Type again, exactly, the lines below from the start through the line that includes "Zeta: 976,865".

━━━━━━━━━━━━━━━━━━━━

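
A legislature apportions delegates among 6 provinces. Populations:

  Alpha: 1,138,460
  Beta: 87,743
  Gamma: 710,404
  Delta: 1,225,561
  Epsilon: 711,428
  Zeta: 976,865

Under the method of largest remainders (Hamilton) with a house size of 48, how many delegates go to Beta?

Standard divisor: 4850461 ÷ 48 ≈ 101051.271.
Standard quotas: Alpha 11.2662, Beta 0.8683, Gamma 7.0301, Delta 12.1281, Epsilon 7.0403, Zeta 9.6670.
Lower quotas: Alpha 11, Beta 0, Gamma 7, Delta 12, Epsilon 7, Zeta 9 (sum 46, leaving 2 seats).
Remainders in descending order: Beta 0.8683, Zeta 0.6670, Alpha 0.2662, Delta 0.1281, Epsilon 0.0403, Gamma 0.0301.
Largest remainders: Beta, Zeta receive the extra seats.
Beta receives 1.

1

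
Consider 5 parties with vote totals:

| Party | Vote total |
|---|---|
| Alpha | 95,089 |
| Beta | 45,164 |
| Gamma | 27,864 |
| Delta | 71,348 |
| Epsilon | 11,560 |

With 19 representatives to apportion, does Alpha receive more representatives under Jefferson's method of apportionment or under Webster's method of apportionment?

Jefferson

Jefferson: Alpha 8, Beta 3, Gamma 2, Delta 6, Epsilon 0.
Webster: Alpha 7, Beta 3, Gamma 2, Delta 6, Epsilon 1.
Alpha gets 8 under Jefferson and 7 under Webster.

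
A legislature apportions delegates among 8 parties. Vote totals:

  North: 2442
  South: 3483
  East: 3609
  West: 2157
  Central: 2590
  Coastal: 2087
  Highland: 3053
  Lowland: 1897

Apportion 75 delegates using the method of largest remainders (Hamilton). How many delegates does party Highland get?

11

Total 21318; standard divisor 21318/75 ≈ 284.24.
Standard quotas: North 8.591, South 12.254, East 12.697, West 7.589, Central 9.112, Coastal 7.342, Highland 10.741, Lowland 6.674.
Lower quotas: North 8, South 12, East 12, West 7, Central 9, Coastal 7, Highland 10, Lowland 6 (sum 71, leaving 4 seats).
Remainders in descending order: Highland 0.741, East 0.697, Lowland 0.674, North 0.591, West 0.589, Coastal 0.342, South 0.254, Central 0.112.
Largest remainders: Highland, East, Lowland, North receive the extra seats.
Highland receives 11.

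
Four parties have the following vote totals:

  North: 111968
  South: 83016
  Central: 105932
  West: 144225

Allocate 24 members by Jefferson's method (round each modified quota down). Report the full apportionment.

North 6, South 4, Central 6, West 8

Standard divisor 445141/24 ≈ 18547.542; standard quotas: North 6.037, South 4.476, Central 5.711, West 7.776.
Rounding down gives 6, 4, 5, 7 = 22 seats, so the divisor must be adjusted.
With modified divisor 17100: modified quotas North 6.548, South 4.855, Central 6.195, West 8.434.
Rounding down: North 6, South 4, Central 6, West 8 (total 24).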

━━━━━━━━━━━━━━━━━━━━

### OUTPUT OF THE EXERCISE
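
A legislature apportions delegates among 6 provinces. Populations:

  Alpha: 1,138,460
  Beta: 87,743
  Gamma: 710,404
  Delta: 1,225,561
  Epsilon: 711,428
  Zeta: 976,865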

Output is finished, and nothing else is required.